[Opening Records for the exercise section]

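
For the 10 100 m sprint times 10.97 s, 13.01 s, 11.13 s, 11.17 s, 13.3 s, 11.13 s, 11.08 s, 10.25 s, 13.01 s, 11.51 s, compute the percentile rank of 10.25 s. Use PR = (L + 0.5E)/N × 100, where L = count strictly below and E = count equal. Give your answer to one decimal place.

5.0

N = 10.
Strictly below 10.25: 0. Equal to 10.25: 1.
PR = (0 + 0.5·1)/10 × 100 = 5.0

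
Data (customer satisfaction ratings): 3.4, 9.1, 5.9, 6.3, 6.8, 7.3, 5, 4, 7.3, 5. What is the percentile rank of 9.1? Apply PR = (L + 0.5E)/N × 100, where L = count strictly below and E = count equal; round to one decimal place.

95.0

N = 10.
Strictly below 9.1: 9. Equal to 9.1: 1.
PR = (9 + 0.5·1)/10 × 100 = 95.0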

[Closing Records for the exercise section]

## Brief
Would you retype all of the lines shown above, exactly as given?

## Solution for this task
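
For the 10 100 m sprint times 10.97 s, 13.01 s, 11.13 s, 11.17 s, 13.3 s, 11.13 s, 11.08 s, 10.25 s, 13.01 s, 11.51 s, compute the percentile rank of 10.25 s. Use PR = (L + 0.5E)/N × 100, where L = count strictly below and E = count equal. Give your answer to one decimal place.

5.0

N = 10.
Strictly below 10.25: 0. Equal to 10.25: 1.
PR = (0 + 0.5·1)/10 × 100 = 5.0

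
Data (customer satisfaction ratings): 3.4, 9.1, 5.9, 6.3, 6.8, 7.3, 5, 4, 7.3, 5. What is the percentile rank of 9.1? Apply PR = (L + 0.5E)/N × 100, where L = count strictly below and E = count equal; round to one decimal place.

95.0

N = 10.
Strictly below 9.1: 9. Equal to 9.1: 1.
PR = (9 + 0.5·1)/10 × 100 = 95.0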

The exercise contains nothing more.